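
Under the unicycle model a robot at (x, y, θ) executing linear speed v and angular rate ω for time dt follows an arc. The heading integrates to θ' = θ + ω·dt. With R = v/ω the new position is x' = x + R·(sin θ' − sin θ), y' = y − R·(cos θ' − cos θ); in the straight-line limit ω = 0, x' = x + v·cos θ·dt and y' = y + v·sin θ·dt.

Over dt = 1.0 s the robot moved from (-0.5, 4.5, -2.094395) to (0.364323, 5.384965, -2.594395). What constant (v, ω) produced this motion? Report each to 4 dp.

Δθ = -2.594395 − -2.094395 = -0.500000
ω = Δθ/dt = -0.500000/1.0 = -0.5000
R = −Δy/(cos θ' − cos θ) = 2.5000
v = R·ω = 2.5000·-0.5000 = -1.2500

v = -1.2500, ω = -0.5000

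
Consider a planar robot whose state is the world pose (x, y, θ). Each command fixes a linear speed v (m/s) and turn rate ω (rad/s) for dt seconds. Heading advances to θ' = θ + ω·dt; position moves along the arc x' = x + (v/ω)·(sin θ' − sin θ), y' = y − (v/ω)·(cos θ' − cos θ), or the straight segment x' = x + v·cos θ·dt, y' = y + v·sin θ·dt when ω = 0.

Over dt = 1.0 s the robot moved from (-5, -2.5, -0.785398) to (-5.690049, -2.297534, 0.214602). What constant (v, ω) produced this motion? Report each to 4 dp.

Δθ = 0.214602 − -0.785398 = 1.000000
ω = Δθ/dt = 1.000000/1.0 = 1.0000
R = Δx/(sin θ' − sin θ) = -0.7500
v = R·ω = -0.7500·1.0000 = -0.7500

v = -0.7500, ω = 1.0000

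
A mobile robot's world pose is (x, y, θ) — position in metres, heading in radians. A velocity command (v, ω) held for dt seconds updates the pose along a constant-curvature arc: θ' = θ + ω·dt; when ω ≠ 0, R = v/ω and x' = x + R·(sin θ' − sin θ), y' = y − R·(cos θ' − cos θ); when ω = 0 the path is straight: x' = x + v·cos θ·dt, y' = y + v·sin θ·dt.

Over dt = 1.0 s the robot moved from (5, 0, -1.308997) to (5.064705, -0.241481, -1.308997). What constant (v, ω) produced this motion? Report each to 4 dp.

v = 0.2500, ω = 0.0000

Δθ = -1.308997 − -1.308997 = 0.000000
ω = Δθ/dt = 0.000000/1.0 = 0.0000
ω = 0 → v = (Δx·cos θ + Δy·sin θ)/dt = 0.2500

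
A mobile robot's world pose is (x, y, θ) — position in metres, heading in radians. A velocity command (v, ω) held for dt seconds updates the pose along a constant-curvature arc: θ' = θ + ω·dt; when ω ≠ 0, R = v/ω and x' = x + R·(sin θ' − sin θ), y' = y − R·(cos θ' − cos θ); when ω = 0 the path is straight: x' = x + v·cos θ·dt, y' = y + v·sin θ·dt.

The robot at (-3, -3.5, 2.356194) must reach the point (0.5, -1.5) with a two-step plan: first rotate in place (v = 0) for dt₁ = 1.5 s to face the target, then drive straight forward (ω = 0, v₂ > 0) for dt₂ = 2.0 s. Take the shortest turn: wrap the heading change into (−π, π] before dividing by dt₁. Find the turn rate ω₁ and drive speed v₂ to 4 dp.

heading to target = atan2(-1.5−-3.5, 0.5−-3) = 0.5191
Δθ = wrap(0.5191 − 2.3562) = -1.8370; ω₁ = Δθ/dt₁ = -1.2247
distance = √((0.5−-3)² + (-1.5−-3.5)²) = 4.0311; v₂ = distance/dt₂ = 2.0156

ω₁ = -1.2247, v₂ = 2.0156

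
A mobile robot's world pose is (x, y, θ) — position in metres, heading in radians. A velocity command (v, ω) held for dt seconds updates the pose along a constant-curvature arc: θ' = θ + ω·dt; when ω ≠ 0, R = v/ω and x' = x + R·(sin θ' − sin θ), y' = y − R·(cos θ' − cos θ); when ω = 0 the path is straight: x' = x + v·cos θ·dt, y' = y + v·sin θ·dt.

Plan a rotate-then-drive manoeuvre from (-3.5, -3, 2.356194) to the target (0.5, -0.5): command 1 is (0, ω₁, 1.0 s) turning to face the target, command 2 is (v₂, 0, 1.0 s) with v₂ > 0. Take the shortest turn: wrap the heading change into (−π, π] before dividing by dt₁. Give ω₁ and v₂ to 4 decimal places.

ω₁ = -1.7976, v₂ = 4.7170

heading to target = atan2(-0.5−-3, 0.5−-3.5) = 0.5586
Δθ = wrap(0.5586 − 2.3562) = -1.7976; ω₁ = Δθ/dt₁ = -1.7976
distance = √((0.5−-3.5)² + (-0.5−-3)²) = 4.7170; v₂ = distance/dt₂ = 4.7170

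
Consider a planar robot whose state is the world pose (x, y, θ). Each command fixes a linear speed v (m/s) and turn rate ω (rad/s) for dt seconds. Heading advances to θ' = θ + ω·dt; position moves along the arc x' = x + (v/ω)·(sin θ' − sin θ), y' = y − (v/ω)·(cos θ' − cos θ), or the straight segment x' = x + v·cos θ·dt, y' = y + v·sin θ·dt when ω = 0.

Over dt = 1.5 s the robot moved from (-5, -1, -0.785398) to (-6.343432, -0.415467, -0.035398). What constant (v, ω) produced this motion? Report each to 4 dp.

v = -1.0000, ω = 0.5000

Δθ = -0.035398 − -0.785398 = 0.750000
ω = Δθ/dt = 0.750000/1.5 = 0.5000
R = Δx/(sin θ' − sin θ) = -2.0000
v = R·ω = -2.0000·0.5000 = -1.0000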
★ ★ ★ ★
* **What is needed**
Every line from the one that contains "Over dt = 1.5" down to and including the last line of the records above must be set down exactly, with nothing else.

* **Response for this exercise**
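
Over dt = 1.5 s the robot moved from (-5, -1, -0.785398) to (-6.343432, -0.415467, -0.035398). What constant (v, ω) produced this motion? Report each to 4 dp.

v = -1.0000, ω = 0.5000

Δθ = -0.035398 − -0.785398 = 0.750000
ω = Δθ/dt = 0.750000/1.5 = 0.5000
R = Δx/(sin θ' − sin θ) = -2.0000
v = R·ω = -2.0000·0.5000 = -1.0000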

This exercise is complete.